::: Material for the task

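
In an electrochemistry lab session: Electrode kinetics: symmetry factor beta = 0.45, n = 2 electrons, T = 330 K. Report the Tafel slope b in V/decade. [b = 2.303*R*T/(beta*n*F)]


Apply the Tafel slope relation: b = 2.303*R*T/(beta*n*F)
Numerator: 2.303 * 8.314 * 330 = 6318.56
Denominator: 0.45 * 2 * 96485 = 86836.5
b = 6318.56 / 86836.5 = 0.073 V/decade

0.073 V/decade


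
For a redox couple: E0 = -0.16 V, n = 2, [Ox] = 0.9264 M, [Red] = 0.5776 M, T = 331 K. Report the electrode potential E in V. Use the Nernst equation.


Apply the Nernst equation: E = E0 + (RT/nF)*ln([Ox]/[Red])
Step 1: RT/nF = 8.314*331/(2*96485) = 0.01426094 V
Step 2: [Ox]/[Red] = 0.9264/0.5776 = 1.603878
Step 3: ln(1.603878) = 0.472424
Step 4: correction = 0.01426094 * 0.472424 = 0.0067 V
E = -0.16 + 0.0067 = -0.1533 V

-0.1533 V


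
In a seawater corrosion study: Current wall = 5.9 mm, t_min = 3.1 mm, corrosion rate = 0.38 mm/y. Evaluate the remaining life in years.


Apply the remaining-life relation: RL = (t_current − t_min) / CR
RL = (5.9 − 3.1) / 0.38 = 2.8 / 0.38 = 7.4 years

7.4 years


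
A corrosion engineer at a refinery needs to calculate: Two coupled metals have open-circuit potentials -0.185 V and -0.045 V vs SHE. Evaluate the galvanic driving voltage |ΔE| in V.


Driving voltage is the absolute potential difference.
|ΔE| = |-0.185 − (-0.045)| = 0.14 V

0.14 V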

::::::

Exercise prompt —
Nothing should appear in the output except the lines from the one with "A corrosion engineer" through the end of the records above, copied exactly.

Solved problem —
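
A corrosion engineer at a refinery needs to calculate: Two coupled metals have open-circuit potentials -0.185 V and -0.045 V vs SHE. Evaluate the galvanic driving voltage |ΔE| in V.


Driving voltage is the absolute potential difference.
|ΔE| = |-0.185 − (-0.045)| = 0.14 V

0.14 V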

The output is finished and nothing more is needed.